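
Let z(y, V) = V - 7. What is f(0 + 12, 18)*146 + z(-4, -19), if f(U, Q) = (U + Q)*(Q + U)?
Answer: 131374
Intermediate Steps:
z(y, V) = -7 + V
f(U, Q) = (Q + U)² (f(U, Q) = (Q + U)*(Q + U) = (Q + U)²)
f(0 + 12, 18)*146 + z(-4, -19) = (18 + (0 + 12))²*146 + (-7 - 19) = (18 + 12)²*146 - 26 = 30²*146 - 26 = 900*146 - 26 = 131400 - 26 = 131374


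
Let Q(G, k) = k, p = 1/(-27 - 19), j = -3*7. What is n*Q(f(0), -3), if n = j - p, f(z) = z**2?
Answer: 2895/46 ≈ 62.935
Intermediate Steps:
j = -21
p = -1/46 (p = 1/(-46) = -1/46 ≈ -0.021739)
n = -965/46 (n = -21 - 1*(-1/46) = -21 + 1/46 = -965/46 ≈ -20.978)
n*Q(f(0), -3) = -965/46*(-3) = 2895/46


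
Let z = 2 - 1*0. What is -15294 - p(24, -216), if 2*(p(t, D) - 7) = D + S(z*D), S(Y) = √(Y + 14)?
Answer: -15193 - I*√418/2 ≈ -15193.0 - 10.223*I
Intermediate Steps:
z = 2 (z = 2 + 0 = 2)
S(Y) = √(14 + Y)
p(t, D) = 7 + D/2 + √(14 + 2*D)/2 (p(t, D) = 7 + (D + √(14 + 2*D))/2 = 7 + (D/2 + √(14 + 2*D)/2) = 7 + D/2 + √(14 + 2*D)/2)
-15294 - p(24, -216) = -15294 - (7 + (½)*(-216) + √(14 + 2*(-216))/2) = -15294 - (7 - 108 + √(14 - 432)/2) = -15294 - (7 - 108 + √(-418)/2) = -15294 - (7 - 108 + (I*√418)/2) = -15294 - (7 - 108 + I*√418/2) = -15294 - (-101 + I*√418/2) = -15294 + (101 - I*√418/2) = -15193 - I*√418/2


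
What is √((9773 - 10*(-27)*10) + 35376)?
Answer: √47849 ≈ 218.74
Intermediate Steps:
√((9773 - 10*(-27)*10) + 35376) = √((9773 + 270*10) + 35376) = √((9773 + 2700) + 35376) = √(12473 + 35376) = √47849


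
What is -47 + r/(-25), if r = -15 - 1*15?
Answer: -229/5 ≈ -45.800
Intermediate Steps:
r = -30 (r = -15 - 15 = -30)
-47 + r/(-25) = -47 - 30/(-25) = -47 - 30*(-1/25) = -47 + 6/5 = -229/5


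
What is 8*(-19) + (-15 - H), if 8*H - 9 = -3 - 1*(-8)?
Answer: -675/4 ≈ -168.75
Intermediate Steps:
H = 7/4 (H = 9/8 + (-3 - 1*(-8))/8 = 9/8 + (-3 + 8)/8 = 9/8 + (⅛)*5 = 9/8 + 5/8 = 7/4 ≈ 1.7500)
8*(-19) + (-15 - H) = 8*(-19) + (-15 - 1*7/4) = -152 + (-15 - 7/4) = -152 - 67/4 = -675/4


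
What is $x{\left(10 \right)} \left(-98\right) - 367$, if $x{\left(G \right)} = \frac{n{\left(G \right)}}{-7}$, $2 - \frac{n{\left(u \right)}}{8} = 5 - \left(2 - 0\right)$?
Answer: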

Assignment
Each record must be output exactly, with none omitted.

Solution to this problem
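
Let z(y, V) = V - 7. What is f(0 + 12, 18)*146 + z(-4, -19), if f(U, Q) = (U + Q)*(Q + U)?
Answer: 131374
Intermediate Steps:
z(y, V) = -7 + V
f(U, Q) = (Q + U)² (f(U, Q) = (Q + U)*(Q + U) = (Q + U)²)
f(0 + 12, 18)*146 + z(-4, -19) = (18 + (0 + 12))²*146 + (-7 - 19) = (18 + 12)²*146 - 26 = 30²*146 - 26 = 900*146 - 26 = 131400 - 26 = 131374


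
Let Q(G, k) = k, p = 1/(-27 - 19), j = -3*7. What is n*Q(f(0), -3), if n = j - p, f(z) = z**2?
Answer: 2895/46 ≈ 62.935
Intermediate Steps:
j = -21
p = -1/46 (p = 1/(-46) = -1/46 ≈ -0.021739)
n = -965/46 (n = -21 - 1*(-1/46) = -21 + 1/46 = -965/46 ≈ -20.978)
n*Q(f(0), -3) = -965/46*(-3) = 2895/46


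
Let z = 2 - 1*0. What is -15294 - p(24, -216), if 2*(p(t, D) - 7) = D + S(z*D), S(Y) = √(Y + 14)?
Answer: -15193 - I*√418/2 ≈ -15193.0 - 10.223*I
Intermediate Steps:
z = 2 (z = 2 + 0 = 2)
S(Y) = √(14 + Y)
p(t, D) = 7 + D/2 + √(14 + 2*D)/2 (p(t, D) = 7 + (D + √(14 + 2*D))/2 = 7 + (D/2 + √(14 + 2*D)/2) = 7 + D/2 + √(14 + 2*D)/2)
-15294 - p(24, -216) = -15294 - (7 + (½)*(-216) + √(14 + 2*(-216))/2) = -15294 - (7 - 108 + √(14 - 432)/2) = -15294 - (7 - 108 + √(-418)/2) = -15294 - (7 - 108 + (I*√418)/2) = -15294 - (7 - 108 + I*√418/2) = -15294 - (-101 + I*√418/2) = -15294 + (101 - I*√418/2) = -15193 - I*√418/2


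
What is √((9773 - 10*(-27)*10) + 35376)?
Answer: √47849 ≈ 218.74
Intermediate Steps:
√((9773 - 10*(-27)*10) + 35376) = √((9773 + 270*10) + 35376) = √((9773 + 2700) + 35376) = √(12473 + 35376) = √47849


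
What is -47 + r/(-25), if r = -15 - 1*15?
Answer: -229/5 ≈ -45.800
Intermediate Steps:
r = -30 (r = -15 - 15 = -30)
-47 + r/(-25) = -47 - 30/(-25) = -47 - 30*(-1/25) = -47 + 6/5 = -229/5


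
What is 8*(-19) + (-15 - H), if 8*H - 9 = -3 - 1*(-8)?
Answer: -675/4 ≈ -168.75
Intermediate Steps:
H = 7/4 (H = 9/8 + (-3 - 1*(-8))/8 = 9/8 + (-3 + 8)/8 = 9/8 + (⅛)*5 = 9/8 + 5/8 = 7/4 ≈ 1.7500)
8*(-19) + (-15 - H) = 8*(-19) + (-15 - 1*7/4) = -152 + (-15 - 7/4) = -152 - 67/4 = -675/4


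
What is $x{\left(10 \right)} \left(-98\right) - 367$, if $x{\left(G \right)} = \frac{n{\left(G \right)}}{-7}$, $2 - \frac{n{\left(u \right)}}{8} = 5 - \left(2 - 0\right)$?
Answer: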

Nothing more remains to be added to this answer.